** Opening Supplied records block **

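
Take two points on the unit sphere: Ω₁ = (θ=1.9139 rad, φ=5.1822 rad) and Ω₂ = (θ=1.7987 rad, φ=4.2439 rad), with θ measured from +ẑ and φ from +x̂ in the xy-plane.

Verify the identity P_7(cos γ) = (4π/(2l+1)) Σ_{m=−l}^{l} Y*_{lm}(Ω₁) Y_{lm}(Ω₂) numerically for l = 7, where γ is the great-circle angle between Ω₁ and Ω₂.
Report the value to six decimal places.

0.313408

Expand P_7 via completeness: Σ_{m} conj(Y_{7,m}) at Ω₁ times Y_{7,m} at Ω₂ —
  m=-7: +0.048133-0.324882i × -0.057191+0.412309i = +0.131199+0.038426i  (running Σ = +0.131199+0.038426i)
  m=-6: -0.416328+0.139228i × -0.341665+0.117280i = +0.125916-0.096396i  (running Σ = +0.257115-0.057970i)
  m=-5: +0.091199+0.089906i × +0.077609+0.075503i = +0.000290+0.013863i  (running Σ = +0.257405-0.044107i)
  m=-4: -0.090110+0.282815i × -0.104143+0.332936i = -0.084775-0.059454i  (running Σ = +0.172630-0.103561i)
  m=-3: +0.240555-0.039157i × +0.000356-0.000059i = +0.000083-0.000028i  (running Σ = +0.172713-0.103589i)
  m=-2: +0.120714+0.165155i × +0.193845+0.263742i = -0.020158+0.063852i  (running Σ = +0.152554-0.039737i)
  m=-1: +0.124180-0.244580i × -0.018502+0.036561i = +0.006644+0.009065i  (running Σ = +0.159199-0.030672i)
  m=0: +0.174693-0.000000i × +0.318878+0.000000i = +0.055706+0.000000i  (running Σ = +0.214905-0.030672i)
  m=1: -0.124180-0.244580i × +0.018502+0.036561i = +0.006644-0.009065i  (running Σ = +0.221549-0.039737i)
  m=2: +0.120714-0.165155i × +0.193845-0.263742i = -0.020158-0.063852i  (running Σ = +0.201391-0.103589i)
  m=3: -0.240555-0.039157i × -0.000356-0.000059i = +0.000083+0.000028i  (running Σ = +0.201474-0.103561i)
  m=4: -0.090110-0.282815i × -0.104143-0.332936i = -0.084775+0.059454i  (running Σ = +0.116699-0.044107i)
  m=5: -0.091199+0.089906i × -0.077609+0.075503i = +0.000290-0.013863i  (running Σ = +0.116988-0.057970i)
  m=6: -0.416328-0.139228i × -0.341665-0.117280i = +0.125916+0.096396i  (running Σ = +0.242905+0.038426i)
  m=7: -0.048133-0.324882i × +0.057191+0.412309i = +0.131199-0.038426i  (running Σ = +0.374104+0.000000i)
Accumulated sum +0.374104+0.000000i; after 4π/(2l+1) scaling, +0.313408+0.000000i ⇒ P_7 = 0.313408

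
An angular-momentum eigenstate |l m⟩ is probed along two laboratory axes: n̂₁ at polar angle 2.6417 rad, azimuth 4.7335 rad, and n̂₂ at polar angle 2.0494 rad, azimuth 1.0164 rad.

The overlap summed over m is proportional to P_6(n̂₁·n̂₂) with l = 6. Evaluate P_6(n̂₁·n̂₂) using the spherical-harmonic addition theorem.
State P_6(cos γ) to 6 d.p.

Term-by-term m-sum for l=6 (normalisation 4π/13 = 0.966644):
  m=-6: -0.00581 - 0.00074j × 0.23226 + 0.04341j = -0.00132 - 0.00042j  (running Σ = -0.00132 - 0.00042j)
  m=-5: -0.00392 + 0.03696j × -0.15342 - 0.39600j = 0.01524 - 0.00412j  (running Σ = 0.01392 - 0.00454j)
  m=-4: 0.14024 + 0.01187j × -0.17793 + 0.23562j = -0.02775 + 0.03093j  (running Σ = -0.01383 + 0.02639j)
  m=-3: 0.02181 - 0.34387j × -0.13933 - 0.01291j = -0.00748 + 0.04763j  (running Σ = -0.02131 + 0.07402j)
  m=-2: -0.50194 - 0.02121j × 0.15250 + 0.30626j = -0.07005 - 0.15696j  (running Σ = -0.09136 - 0.08294j)
  m=-1: -0.00538 + 0.25483j × -0.01078 + 0.01741j = -0.00438 - 0.00284j  (running Σ = -0.09574 - 0.08578j)
  m=0: -0.34626 + 0.00000j × 0.33716 + 0.00000j = -0.11675 + 0.00000j  (running Σ = -0.21249 - 0.08578j)
  m=1: 0.00538 + 0.25483j × 0.01078 + 0.01741j = -0.00438 + 0.00284j  (running Σ = -0.21687 - 0.08294j)
  m=2: -0.50194 + 0.02121j × 0.15250 - 0.30626j = -0.07005 + 0.15696j  (running Σ = -0.28692 + 0.07402j)
  m=3: -0.02181 - 0.34387j × 0.13933 - 0.01291j = -0.00748 - 0.04763j  (running Σ = -0.29440 + 0.02639j)
  m=4: 0.14024 - 0.01187j × -0.17793 - 0.23562j = -0.02775 - 0.03093j  (running Σ = -0.32215 - 0.00454j)
  m=5: 0.00392 + 0.03696j × 0.15342 - 0.39600j = 0.01524 + 0.00412j  (running Σ = -0.30691 - 0.00042j)
  m=6: -0.00581 + 0.00074j × 0.23226 - 0.04341j = -0.00132 + 0.00042j  (running Σ = -0.30823 + 0.00000j)
Total Σ_m = -0.30823 + 0.00000j. Multiply by 0.966644: -0.29795 + 0.00000j. P_6(cos γ) = -0.297947

-0.297947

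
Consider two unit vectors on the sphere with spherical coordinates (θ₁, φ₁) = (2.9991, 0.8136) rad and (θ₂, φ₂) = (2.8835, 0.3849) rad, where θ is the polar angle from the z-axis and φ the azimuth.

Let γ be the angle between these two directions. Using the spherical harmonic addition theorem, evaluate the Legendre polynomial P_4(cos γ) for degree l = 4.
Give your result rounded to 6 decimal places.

Addition theorem: P_4(cos γ) = (4π/9) Σ_m Y*_{lm}(Ω₁) Y_{lm}(Ω₂), m = −4…4:
  m=-4: Y*=-0.00018 - 0.00002j  Y=0.00006 - 0.00188j  product -0.00000 + 0.00000j
  m=-3: Y*=0.00271 - 0.00229j  Y=-0.00813 + 0.01841j  product 0.00002 + 0.00007j
  m=-2: Y*=-0.00223 + 0.03946j  Y=0.08675 - 0.08409j  product 0.00313 + 0.00361j
  m=-1: Y*=-0.17627 - 0.18650j  Y=-0.38349 + 0.15535j  product 0.09657 + 0.04414j
  m=+0: Y*=0.76245 + 0.00000j  Y=0.58634 + 0.00000j  product 0.44706 + 0.00000j
  m=+1: Y*=0.17627 - 0.18650j  Y=0.38349 + 0.15535j  product 0.09657 - 0.04414j
  m=+2: Y*=-0.00223 - 0.03946j  Y=0.08675 + 0.08409j  product 0.00313 - 0.00361j
  m=+3: Y*=-0.00271 - 0.00229j  Y=0.00813 + 0.01841j  product 0.00002 - 0.00007j
  m=+4: Y*=-0.00018 + 0.00002j  Y=0.00006 + 0.00188j  product -0.00000 - 0.00000j
Σ over m = 0.64649 + 0.00000j; ×(4π/9) → 0.90267 + 0.00000j. Real part: 0.902669

0.902669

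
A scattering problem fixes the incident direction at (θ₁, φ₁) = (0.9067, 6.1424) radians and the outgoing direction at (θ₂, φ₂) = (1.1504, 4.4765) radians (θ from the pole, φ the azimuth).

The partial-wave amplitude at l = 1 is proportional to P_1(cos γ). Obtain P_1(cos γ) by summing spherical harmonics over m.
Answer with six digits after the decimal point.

Addition theorem: P_1(cos γ) = (4π/3) Σ_m Y*_{lm}(Ω₁) Y_{lm}(Ω₂), m = −1…1:
  term(m=-1) = -0.00815 + 0.08543j   from Y*(Ω₁)=0.26938 - 0.03818j, Y(Ω₂)=-0.07371 + 0.30668j
  term(m=+0) = 0.06005 + 0.00000j   from Y*(Ω₁)=0.30115 + 0.00000j, Y(Ω₂)=0.19941 + 0.00000j
  term(m=+1) = -0.00815 - 0.08543j   from Y*(Ω₁)=-0.26938 - 0.03818j, Y(Ω₂)=0.07371 + 0.30668j
Total Σ_m = 0.04375 + 0.00000j. Multiply by 4.188790: 0.18328 + 0.00000j. P_1(cos γ) = 0.183278

0.183278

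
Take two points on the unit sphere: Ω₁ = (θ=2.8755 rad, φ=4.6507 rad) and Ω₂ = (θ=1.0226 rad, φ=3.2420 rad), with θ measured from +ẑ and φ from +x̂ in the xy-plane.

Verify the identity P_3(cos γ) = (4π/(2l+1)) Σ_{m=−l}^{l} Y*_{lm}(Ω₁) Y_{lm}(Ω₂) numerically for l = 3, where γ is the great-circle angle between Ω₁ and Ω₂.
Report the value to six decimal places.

Summing Y*_{l m}(θ₁,φ₁)·Y_{l m}(θ₂,φ₂) over m ∈ [−3, 3]; prefactor 4π/(2·3+1) = 1.795196:
  m=-3: 0.00140 + 0.00746j × -0.24770 + 0.07695j = -0.00092 - 0.00174j  (running Σ = -0.00092 - 0.00174j)
  m=-2: 0.06766 - 0.00839j × 0.38016 - 0.07738j = 0.02507 - 0.00843j  (running Σ = 0.02415 - 0.01017j)
  m=-1: -0.01915 - 0.30996j × -0.09824 + 0.00990j = 0.00495 + 0.03026j  (running Σ = 0.02910 + 0.02010j)
  m=0: -0.59560 + 0.00000j × -0.31934 + 0.00000j = 0.19020 + 0.00000j  (running Σ = 0.21930 + 0.02010j)
  m=1: 0.01915 - 0.30996j × 0.09824 + 0.00990j = 0.00495 - 0.03026j  (running Σ = 0.22425 - 0.01017j)
  m=2: 0.06766 + 0.00839j × 0.38016 + 0.07738j = 0.02507 + 0.00843j  (running Σ = 0.24933 - 0.00174j)
  m=3: -0.00140 + 0.00746j × 0.24770 + 0.07695j = -0.00092 + 0.00174j  (running Σ = 0.24841 + 0.00000j)
Total Σ_m = 0.24841 + 0.00000j. Multiply by 1.795196: 0.44594 + 0.00000j. P_3(cos γ) = 0.445937

0.445937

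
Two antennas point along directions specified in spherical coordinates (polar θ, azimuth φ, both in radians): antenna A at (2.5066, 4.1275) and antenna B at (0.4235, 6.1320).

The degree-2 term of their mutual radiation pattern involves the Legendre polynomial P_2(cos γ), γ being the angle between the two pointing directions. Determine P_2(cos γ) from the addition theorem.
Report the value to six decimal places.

0.549326

Addition theorem: P_2(cos γ) = (4π/5) Σ_m Y*_{lm}(Ω₁) Y_{lm}(Ω₂), m = −2…2:
  term(m=-2) = -0.005735+0.006762i   from Y*(Ω₁)=-0.053054+0.125129i, Y(Ω₂)=+0.062276+0.019426i
  term(m=-1) = +0.044873+0.096894i   from Y*(Ω₁)=+0.203688+0.307603i, Y(Ω₂)=+0.286133+0.043592i
  term(m=+0) = +0.140293+0.000000i   from Y*(Ω₁)=+0.297869-0.000000i, Y(Ω₂)=+0.470990+0.000000i
  term(m=+1) = +0.044873-0.096894i   from Y*(Ω₁)=-0.203688+0.307603i, Y(Ω₂)=-0.286133+0.043592i
  term(m=+2) = -0.005735-0.006762i   from Y*(Ω₁)=-0.053054-0.125129i, Y(Ω₂)=+0.062276-0.019426i
Accumulated sum +0.218570+0.000000i; after 4π/(2l+1) scaling, +0.549326+0.000000i ⇒ P_2 = 0.549326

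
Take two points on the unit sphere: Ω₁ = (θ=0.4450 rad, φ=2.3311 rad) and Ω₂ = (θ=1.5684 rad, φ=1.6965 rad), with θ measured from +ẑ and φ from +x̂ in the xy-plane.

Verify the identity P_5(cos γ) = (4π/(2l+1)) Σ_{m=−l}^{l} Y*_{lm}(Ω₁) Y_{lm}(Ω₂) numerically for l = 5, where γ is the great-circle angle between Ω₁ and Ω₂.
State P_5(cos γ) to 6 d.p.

Addition theorem: P_5(cos γ) = (4π/11) Σ_m Y*_{lm}(Ω₁) Y_{lm}(Ω₂), m = −5…5:
  [-5]  conj(Y_{5,-5})(Ω₁) = 0.00421 - 0.00542j ; Y_{5,-5}(Ω₂) = -0.27288 - 0.37543j ; Δ = -0.00318 - 0.00010j
  [-4]  conj(Y_{5,-4})(Ω₁) = -0.04526 + 0.00456j ; Y_{5,-4}(Ω₂) = 0.00308 - 0.00169j ; Δ = -0.00013 + 0.00009j
  [-3]  conj(Y_{5,-3})(Ω₁) = 0.13249 + 0.11391j ; Y_{5,-3}(Ω₂) = -0.12738 - 0.32162j ; Δ = 0.01976 - 0.05712j
  [-2]  conj(Y_{5,-2})(Ω₁) = -0.02054 - 0.40882j ; Y_{5,-2}(Ω₂) = 0.00393 - 0.00101j ; Δ = -0.00049 - 0.00159j
  [-1]  conj(Y_{5,-1})(Ω₁) = -0.33565 + 0.35293j ; Y_{5,-1}(Ω₂) = -0.04015 - 0.31773j ; Δ = 0.12561 + 0.09247j
  [+0]  conj(Y_{5,0})(Ω₁) = -0.02253 + 0.00000j ; Y_{5,0}(Ω₂) = 0.00420 + 0.00000j ; Δ = -0.00009 + 0.00000j
  [+1]  conj(Y_{5,1})(Ω₁) = 0.33565 + 0.35293j ; Y_{5,1}(Ω₂) = 0.04015 - 0.31773j ; Δ = 0.12561 - 0.09247j
  [+2]  conj(Y_{5,2})(Ω₁) = -0.02054 + 0.40882j ; Y_{5,2}(Ω₂) = 0.00393 + 0.00101j ; Δ = -0.00049 + 0.00159j
  [+3]  conj(Y_{5,3})(Ω₁) = -0.13249 + 0.11391j ; Y_{5,3}(Ω₂) = 0.12738 - 0.32162j ; Δ = 0.01976 + 0.05712j
  [+4]  conj(Y_{5,4})(Ω₁) = -0.04526 - 0.00456j ; Y_{5,4}(Ω₂) = 0.00308 + 0.00169j ; Δ = -0.00013 - 0.00009j
  [+5]  conj(Y_{5,5})(Ω₁) = -0.00421 - 0.00542j ; Y_{5,5}(Ω₂) = 0.27288 - 0.37543j ; Δ = -0.00318 + 0.00010j
Σ over m = 0.28303 + 0.00000j; ×(4π/11) → 0.32334 + 0.00000j. Real part: 0.323336

0.323336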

** Closing Supplied records block **

Task directions. Would you retype the lines above from the one with "Take two points on the unit sphere: Ω₁ = (θ=2.8755" down to the one with "Verify the identity P_3(cos", word for word, both ends included and no other lines?

Your response.
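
Take two points on the unit sphere: Ω₁ = (θ=2.8755 rad, φ=4.6507 rad) and Ω₂ = (θ=1.0226 rad, φ=3.2420 rad), with θ measured from +ẑ and φ from +x̂ in the xy-plane.

Verify the identity P_3(cos γ) = (4π/(2l+1)) Σ_{m=−l}^{l} Y*_{lm}(Ω₁) Y_{lm}(Ω₂) numerically for l = 3, where γ is the great-circle angle between Ω₁ and Ω₂.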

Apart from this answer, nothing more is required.